● **RECORDS**:
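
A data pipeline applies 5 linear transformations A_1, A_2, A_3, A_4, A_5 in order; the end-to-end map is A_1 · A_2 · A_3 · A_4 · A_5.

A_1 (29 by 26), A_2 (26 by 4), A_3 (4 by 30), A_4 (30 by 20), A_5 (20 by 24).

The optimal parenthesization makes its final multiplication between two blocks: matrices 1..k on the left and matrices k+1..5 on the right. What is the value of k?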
--
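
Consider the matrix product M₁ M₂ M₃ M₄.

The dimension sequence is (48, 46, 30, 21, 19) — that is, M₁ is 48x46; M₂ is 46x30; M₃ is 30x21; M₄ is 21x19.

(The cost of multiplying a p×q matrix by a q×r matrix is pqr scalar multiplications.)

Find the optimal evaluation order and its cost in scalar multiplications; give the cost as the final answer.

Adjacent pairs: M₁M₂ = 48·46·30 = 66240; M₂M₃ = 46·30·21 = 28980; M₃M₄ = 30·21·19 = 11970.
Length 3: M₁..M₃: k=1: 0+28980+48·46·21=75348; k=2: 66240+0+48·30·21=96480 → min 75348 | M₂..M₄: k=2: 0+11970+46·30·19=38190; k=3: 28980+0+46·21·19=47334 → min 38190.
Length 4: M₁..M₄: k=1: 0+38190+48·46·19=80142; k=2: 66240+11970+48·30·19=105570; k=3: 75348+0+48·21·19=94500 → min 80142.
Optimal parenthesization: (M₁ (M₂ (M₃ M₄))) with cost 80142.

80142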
...
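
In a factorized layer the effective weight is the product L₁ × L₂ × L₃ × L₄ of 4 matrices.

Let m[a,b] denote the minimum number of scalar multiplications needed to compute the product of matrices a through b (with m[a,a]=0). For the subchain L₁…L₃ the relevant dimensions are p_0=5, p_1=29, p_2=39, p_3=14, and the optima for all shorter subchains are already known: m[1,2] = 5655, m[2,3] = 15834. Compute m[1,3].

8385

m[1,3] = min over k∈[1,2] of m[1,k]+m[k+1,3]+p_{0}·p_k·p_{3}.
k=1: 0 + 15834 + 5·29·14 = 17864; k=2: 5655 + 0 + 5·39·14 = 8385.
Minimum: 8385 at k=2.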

● **EXERCISE DIRECTIONS**: Copy each line of the preceding data that contains the string "matrix".

● **THE ANSWER**:
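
Consider the matrix product M₁ M₂ M₃ M₄.
(The cost of multiplying a p×q matrix by a q×r matrix is pqr scalar multiplications.)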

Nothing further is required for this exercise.